Provided entries:
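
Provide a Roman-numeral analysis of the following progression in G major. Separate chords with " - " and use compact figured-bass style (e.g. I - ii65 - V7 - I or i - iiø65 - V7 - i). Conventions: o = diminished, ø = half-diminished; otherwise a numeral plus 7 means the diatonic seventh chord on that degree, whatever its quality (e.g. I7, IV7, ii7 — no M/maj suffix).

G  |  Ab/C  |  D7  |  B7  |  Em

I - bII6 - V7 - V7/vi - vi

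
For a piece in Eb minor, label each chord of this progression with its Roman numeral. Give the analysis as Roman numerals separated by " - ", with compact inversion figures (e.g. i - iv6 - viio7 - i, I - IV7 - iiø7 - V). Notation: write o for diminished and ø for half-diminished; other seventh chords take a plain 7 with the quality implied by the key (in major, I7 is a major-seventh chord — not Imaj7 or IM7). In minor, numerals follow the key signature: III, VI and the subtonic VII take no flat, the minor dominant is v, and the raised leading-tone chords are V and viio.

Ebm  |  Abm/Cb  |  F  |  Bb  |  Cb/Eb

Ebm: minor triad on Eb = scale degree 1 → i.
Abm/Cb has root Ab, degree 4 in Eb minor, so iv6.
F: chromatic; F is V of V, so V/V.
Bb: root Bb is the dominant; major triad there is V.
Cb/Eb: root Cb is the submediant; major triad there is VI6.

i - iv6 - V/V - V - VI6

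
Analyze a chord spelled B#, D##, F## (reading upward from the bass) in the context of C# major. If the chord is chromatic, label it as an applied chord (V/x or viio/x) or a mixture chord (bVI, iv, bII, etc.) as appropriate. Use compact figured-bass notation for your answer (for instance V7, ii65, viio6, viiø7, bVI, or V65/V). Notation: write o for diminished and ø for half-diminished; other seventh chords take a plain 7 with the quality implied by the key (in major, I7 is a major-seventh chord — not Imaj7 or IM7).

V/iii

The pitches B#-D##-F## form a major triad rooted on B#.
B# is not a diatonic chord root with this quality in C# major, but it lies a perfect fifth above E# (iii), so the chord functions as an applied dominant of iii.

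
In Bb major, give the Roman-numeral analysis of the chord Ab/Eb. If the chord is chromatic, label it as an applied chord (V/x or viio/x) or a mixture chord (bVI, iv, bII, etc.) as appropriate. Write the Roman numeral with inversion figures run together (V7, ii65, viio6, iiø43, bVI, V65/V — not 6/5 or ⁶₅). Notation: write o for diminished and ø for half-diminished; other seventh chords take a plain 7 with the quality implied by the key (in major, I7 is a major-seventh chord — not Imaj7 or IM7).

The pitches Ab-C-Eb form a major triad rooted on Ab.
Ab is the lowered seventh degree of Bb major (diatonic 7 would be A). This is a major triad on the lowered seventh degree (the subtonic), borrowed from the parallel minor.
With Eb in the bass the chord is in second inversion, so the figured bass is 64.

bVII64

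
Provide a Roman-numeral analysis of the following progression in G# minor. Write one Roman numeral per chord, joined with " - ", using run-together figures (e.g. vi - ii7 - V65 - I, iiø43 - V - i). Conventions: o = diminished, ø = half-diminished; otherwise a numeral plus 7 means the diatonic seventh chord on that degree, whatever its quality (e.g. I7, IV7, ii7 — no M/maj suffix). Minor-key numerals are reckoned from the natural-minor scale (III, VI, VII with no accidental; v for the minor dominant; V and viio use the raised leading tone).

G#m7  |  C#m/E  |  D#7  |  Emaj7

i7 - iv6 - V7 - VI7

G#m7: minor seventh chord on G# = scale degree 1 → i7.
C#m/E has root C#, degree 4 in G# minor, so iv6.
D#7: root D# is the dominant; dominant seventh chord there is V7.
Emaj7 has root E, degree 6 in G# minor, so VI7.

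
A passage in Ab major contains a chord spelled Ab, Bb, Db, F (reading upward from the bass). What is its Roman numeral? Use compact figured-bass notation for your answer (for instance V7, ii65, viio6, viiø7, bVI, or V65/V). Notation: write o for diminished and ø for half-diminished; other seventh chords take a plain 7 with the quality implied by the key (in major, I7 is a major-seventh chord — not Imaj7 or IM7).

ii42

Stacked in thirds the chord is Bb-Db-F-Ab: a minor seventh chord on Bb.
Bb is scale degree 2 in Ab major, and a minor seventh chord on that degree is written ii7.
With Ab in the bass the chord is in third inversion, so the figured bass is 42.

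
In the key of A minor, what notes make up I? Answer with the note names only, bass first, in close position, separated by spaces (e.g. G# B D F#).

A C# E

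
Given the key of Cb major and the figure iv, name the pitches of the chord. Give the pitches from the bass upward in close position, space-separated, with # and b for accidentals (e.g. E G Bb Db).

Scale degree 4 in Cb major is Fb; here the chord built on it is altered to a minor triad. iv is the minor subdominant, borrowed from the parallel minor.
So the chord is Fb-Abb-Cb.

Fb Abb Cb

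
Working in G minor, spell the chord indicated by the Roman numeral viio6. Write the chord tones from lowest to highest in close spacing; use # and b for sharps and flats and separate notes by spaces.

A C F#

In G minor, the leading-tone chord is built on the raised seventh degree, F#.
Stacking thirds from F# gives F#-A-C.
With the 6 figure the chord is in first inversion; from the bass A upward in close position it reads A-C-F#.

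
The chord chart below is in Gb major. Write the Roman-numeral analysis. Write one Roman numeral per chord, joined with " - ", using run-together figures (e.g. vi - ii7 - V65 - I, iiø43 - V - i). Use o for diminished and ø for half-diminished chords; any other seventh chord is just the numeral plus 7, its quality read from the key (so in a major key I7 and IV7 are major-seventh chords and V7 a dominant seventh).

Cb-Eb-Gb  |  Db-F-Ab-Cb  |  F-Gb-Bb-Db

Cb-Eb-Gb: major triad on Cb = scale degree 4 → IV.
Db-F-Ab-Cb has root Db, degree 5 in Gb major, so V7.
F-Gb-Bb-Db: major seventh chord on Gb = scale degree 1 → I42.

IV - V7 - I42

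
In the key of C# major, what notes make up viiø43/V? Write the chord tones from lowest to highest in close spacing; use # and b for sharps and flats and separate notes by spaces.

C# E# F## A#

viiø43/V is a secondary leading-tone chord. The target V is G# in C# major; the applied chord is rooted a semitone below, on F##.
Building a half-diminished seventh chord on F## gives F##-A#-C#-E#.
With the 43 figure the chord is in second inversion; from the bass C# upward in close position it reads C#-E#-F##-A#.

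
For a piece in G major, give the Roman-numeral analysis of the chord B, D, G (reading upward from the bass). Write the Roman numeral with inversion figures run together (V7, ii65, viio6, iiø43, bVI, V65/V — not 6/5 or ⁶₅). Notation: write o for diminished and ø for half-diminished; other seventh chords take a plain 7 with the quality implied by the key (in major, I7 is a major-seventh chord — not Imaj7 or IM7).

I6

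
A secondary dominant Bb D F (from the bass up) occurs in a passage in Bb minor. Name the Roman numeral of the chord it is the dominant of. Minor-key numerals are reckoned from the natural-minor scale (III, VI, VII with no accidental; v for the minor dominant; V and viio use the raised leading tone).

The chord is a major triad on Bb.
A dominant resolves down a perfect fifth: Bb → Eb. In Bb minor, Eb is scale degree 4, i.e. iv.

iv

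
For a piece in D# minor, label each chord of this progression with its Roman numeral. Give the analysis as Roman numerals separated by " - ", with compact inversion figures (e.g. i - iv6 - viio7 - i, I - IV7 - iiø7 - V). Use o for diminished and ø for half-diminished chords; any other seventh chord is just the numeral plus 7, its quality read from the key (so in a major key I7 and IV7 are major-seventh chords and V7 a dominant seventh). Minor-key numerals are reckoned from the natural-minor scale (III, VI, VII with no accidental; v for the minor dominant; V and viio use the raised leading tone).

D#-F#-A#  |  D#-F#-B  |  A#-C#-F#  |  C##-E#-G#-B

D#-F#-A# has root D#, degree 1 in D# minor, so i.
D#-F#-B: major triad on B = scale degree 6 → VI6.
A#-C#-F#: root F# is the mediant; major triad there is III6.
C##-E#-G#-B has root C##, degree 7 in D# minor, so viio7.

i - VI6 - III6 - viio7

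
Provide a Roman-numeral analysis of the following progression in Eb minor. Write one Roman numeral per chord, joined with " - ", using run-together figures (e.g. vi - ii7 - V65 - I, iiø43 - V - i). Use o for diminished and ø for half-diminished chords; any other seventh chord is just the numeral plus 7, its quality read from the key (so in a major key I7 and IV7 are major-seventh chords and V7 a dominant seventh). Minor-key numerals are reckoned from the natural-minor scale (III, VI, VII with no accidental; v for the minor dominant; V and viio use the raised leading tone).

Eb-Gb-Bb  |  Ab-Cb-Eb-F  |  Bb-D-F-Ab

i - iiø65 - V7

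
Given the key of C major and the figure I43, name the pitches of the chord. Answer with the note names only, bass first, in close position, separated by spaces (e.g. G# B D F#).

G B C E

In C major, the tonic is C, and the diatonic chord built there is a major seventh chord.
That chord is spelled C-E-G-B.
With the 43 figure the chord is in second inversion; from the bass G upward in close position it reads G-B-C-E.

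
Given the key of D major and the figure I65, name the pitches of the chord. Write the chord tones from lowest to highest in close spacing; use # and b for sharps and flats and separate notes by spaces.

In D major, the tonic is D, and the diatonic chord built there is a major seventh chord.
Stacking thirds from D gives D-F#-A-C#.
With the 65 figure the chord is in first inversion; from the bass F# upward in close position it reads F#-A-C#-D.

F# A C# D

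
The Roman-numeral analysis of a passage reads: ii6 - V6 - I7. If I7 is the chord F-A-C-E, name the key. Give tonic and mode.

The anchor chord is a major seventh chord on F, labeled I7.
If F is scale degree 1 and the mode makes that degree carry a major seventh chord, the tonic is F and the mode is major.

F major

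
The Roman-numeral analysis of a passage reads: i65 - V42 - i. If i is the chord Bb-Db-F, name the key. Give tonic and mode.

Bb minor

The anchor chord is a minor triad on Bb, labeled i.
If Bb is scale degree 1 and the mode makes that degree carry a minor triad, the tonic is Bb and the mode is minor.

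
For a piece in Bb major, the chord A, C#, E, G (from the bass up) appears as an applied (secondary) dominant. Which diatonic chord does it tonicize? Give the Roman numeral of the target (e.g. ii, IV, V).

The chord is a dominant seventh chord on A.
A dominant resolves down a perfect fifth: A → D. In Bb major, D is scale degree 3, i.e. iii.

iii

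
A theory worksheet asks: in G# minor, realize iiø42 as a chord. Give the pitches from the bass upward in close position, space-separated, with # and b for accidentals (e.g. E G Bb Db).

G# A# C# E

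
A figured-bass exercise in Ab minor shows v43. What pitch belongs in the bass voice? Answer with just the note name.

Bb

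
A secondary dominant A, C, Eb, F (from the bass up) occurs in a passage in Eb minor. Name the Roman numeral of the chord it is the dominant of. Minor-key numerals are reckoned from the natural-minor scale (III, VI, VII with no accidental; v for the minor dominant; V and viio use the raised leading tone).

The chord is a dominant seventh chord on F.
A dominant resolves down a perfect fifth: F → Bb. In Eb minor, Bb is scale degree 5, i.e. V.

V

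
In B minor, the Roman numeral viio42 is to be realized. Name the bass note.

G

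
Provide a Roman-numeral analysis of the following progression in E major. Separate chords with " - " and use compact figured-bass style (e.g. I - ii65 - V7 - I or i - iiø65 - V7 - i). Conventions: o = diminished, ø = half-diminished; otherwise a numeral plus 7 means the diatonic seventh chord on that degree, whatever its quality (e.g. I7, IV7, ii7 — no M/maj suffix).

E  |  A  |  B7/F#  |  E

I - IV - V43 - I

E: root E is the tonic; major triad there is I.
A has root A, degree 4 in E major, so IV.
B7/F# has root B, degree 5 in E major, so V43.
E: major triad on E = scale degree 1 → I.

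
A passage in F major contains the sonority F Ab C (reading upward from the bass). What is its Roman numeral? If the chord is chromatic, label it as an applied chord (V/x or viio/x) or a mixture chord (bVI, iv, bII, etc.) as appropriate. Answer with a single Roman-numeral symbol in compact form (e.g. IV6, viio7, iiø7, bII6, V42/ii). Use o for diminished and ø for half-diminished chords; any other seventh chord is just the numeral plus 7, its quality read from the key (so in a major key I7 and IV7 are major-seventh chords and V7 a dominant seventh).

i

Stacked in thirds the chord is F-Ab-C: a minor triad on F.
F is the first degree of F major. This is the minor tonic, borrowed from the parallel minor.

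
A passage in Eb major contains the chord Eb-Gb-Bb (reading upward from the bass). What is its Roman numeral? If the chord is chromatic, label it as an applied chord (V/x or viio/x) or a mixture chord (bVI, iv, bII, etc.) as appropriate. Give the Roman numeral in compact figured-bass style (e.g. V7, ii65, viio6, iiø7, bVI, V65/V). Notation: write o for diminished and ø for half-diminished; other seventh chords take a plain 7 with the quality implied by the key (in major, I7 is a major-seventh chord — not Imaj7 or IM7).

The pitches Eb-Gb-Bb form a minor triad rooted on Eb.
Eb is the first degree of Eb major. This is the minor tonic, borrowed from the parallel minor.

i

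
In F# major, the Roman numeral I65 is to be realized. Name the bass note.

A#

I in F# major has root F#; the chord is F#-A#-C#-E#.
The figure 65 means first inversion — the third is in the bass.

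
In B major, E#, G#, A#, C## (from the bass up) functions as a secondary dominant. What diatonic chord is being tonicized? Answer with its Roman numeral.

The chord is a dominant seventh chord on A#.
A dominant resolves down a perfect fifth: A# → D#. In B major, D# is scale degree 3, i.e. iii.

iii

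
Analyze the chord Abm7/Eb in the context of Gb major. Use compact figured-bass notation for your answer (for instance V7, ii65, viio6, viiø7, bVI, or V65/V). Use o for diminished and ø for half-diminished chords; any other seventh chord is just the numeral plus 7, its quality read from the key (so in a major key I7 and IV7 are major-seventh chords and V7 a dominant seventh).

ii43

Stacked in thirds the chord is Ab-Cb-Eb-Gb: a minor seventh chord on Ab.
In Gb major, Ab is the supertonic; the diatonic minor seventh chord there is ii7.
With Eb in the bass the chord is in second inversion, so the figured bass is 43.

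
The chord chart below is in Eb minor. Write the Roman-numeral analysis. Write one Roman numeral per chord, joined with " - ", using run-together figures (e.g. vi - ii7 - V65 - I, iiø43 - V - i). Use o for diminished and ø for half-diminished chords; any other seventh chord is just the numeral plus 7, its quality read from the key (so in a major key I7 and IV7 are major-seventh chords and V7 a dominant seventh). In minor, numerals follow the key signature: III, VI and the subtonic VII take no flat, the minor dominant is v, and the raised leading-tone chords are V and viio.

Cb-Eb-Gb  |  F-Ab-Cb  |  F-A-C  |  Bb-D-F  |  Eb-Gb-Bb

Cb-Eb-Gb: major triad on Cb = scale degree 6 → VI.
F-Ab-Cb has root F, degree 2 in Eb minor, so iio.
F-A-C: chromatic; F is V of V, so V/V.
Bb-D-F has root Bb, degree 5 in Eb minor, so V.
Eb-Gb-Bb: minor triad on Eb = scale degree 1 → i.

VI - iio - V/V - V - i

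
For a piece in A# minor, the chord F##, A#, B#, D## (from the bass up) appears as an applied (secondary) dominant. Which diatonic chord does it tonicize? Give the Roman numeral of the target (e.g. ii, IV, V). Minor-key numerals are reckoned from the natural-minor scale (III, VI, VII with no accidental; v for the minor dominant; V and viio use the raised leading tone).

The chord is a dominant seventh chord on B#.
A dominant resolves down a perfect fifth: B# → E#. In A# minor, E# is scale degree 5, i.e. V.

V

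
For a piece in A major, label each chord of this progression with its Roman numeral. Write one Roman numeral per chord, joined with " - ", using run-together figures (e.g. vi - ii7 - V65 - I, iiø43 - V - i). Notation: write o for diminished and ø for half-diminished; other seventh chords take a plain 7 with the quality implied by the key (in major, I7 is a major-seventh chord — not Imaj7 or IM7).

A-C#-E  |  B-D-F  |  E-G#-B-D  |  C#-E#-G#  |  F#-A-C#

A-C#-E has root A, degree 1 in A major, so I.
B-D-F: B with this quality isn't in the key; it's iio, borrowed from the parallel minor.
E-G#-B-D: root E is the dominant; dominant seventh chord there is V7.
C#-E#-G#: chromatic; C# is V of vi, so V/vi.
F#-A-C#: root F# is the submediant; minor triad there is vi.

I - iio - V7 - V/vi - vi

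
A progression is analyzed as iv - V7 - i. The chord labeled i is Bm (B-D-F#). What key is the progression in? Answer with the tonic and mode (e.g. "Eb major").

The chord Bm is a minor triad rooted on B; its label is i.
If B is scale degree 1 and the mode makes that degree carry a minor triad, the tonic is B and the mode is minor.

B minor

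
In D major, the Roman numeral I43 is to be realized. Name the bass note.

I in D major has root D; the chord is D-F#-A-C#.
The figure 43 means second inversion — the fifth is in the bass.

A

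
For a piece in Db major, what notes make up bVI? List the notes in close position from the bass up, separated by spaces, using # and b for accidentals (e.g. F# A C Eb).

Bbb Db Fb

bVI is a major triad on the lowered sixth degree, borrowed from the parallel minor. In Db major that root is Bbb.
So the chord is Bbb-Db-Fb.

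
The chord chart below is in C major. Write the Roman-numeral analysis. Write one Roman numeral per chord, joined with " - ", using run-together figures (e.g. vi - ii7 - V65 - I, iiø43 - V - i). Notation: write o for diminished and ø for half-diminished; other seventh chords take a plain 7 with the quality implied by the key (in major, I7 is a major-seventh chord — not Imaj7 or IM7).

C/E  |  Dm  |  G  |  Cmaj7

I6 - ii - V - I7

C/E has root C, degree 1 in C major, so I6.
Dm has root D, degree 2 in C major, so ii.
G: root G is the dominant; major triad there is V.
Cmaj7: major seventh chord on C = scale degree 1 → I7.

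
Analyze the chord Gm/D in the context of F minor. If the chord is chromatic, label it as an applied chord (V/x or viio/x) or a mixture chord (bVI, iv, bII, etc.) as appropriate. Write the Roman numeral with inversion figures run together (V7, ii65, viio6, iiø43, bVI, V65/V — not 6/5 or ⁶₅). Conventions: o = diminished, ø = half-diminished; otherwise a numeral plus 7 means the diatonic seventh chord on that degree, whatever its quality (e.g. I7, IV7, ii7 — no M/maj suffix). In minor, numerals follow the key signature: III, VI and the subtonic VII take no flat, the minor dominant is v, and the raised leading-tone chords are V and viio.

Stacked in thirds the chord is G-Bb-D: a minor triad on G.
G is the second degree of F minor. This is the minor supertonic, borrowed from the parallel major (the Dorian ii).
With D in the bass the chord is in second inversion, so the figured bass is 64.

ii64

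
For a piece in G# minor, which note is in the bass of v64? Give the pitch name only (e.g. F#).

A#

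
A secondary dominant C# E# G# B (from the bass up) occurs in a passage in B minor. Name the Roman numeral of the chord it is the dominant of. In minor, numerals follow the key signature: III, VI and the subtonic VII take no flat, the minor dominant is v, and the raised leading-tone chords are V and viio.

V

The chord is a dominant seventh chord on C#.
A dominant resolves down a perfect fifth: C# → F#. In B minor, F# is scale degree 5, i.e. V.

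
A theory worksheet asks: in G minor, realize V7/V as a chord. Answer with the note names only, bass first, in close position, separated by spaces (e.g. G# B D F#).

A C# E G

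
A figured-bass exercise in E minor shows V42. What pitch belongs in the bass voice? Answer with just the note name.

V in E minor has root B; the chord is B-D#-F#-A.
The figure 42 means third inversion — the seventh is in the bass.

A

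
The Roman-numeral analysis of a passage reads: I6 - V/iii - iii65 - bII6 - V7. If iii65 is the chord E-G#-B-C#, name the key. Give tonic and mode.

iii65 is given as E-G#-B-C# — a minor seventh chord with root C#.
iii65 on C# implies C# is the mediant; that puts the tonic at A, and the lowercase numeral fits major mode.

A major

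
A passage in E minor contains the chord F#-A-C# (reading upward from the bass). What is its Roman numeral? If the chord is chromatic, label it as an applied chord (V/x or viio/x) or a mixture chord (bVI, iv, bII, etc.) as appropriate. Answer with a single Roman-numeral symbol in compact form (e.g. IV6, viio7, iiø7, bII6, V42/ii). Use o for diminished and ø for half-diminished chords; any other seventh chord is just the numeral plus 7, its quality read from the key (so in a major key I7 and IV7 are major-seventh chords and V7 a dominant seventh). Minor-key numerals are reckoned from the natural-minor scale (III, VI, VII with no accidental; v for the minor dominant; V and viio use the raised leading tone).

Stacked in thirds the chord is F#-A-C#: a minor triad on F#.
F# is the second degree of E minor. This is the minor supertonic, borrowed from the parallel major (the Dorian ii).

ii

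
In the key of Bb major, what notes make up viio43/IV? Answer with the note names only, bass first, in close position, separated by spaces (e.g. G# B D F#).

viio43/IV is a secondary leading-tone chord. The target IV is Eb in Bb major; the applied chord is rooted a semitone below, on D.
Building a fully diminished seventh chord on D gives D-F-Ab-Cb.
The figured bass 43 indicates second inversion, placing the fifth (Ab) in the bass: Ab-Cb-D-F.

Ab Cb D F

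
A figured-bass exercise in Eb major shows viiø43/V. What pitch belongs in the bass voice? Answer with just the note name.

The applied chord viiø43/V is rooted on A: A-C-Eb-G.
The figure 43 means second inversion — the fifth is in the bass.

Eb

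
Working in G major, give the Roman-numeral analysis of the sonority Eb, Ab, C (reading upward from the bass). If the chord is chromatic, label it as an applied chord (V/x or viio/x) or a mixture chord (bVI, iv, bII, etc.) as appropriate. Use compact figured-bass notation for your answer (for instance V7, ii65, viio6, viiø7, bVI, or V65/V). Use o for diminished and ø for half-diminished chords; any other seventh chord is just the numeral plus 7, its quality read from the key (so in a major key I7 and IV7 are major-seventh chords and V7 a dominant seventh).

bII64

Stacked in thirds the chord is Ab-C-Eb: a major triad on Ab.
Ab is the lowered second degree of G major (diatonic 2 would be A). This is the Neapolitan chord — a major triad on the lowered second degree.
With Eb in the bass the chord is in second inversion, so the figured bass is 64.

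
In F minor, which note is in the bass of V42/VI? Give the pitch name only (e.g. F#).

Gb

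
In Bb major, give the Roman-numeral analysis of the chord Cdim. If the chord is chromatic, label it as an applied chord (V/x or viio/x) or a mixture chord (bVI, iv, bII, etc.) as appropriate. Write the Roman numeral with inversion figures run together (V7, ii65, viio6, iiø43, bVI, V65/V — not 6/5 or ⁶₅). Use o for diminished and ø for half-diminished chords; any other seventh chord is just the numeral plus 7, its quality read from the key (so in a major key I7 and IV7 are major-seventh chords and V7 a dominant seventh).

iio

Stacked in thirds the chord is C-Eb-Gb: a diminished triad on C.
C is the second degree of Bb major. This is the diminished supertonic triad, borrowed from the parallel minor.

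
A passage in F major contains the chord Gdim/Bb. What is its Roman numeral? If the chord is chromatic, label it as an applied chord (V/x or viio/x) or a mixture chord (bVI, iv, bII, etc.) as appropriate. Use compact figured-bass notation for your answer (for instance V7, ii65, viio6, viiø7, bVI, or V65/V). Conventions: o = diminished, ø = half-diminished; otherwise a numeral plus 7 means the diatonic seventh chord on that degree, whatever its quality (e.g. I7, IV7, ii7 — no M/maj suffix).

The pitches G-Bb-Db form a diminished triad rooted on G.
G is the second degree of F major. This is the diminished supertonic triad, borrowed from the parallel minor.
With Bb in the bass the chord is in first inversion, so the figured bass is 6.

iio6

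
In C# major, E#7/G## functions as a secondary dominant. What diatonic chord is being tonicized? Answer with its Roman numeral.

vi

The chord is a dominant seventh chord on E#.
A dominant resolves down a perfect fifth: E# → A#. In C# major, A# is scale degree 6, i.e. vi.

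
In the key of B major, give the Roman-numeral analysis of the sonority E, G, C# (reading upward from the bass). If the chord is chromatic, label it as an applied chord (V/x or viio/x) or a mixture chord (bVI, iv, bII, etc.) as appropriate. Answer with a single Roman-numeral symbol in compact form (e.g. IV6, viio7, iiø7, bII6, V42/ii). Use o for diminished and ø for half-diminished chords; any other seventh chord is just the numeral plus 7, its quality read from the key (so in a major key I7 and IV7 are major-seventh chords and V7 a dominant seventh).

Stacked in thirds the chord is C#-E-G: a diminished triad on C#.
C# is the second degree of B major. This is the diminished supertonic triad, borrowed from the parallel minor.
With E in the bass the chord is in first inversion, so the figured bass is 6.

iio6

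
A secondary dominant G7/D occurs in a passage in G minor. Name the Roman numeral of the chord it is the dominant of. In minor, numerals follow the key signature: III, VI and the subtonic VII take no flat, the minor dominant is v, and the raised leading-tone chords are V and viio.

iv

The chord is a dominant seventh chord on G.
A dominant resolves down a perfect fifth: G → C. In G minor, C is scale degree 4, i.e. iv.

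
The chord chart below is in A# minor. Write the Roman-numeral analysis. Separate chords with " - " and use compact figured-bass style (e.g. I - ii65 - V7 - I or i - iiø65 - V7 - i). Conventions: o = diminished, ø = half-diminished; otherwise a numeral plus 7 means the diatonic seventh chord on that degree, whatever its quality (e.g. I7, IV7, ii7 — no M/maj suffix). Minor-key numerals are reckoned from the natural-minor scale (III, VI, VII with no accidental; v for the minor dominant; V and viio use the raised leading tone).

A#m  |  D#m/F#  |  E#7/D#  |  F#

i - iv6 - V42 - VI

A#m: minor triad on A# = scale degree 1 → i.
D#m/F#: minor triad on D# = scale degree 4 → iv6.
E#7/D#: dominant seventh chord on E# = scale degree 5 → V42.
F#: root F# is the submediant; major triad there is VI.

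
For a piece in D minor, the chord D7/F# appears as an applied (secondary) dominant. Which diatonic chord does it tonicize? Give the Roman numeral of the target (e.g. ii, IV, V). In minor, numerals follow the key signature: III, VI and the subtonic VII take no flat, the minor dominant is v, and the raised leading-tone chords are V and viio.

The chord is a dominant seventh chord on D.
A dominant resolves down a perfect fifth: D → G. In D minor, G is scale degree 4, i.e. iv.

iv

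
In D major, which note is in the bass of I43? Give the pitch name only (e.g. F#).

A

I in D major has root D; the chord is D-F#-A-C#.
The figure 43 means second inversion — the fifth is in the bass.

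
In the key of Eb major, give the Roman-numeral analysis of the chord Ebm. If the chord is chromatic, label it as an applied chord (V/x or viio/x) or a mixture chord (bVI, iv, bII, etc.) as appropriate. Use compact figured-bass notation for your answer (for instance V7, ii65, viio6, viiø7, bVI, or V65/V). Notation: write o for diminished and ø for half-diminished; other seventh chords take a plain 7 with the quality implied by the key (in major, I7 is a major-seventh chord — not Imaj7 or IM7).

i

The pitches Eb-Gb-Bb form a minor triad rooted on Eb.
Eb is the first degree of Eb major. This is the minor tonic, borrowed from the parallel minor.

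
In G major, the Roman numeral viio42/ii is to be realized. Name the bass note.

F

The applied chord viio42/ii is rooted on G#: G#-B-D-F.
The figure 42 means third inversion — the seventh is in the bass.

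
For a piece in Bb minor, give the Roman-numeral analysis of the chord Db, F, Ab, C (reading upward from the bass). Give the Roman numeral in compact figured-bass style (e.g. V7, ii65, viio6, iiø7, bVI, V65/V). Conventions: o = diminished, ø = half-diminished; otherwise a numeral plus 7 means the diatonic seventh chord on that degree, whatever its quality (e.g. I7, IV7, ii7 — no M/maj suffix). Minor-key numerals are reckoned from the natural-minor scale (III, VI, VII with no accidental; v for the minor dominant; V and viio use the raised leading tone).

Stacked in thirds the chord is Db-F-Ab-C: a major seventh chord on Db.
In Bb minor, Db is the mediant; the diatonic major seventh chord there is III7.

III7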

Activity:
Only one stretch is wanted, so please give again exactly the lines from the start of the data through the line containing "For a piece in Eb", both ends included.

Solution to the exercise:
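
Provide a Roman-numeral analysis of the following progression in G major. Separate chords with " - " and use compact figured-bass style (e.g. I - ii65 - V7 - I or i - iiø65 - V7 - i). Conventions: o = diminished, ø = half-diminished; otherwise a numeral plus 7 means the diatonic seventh chord on that degree, whatever its quality (e.g. I7, IV7, ii7 — no M/maj suffix).

G  |  Ab/C  |  D7  |  B7  |  Em

I - bII6 - V7 - V7/vi - vi

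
For a piece in Eb minor, label each chord of this progression with its Roman numeral. Give the analysis as Roman numerals separated by " - ", with compact inversion figures (e.g. i - iv6 - viio7 - i, I - IV7 - iiø7 - V). Notation: write o for diminished and ø for half-diminished; other seventh chords take a plain 7 with the quality implied by the key (in major, I7 is a major-seventh chord — not Imaj7 or IM7). In minor, numerals follow the key signature: III, VI and the subtonic VII take no flat, the minor dominant is v, and the raised leading-tone chords are V and viio.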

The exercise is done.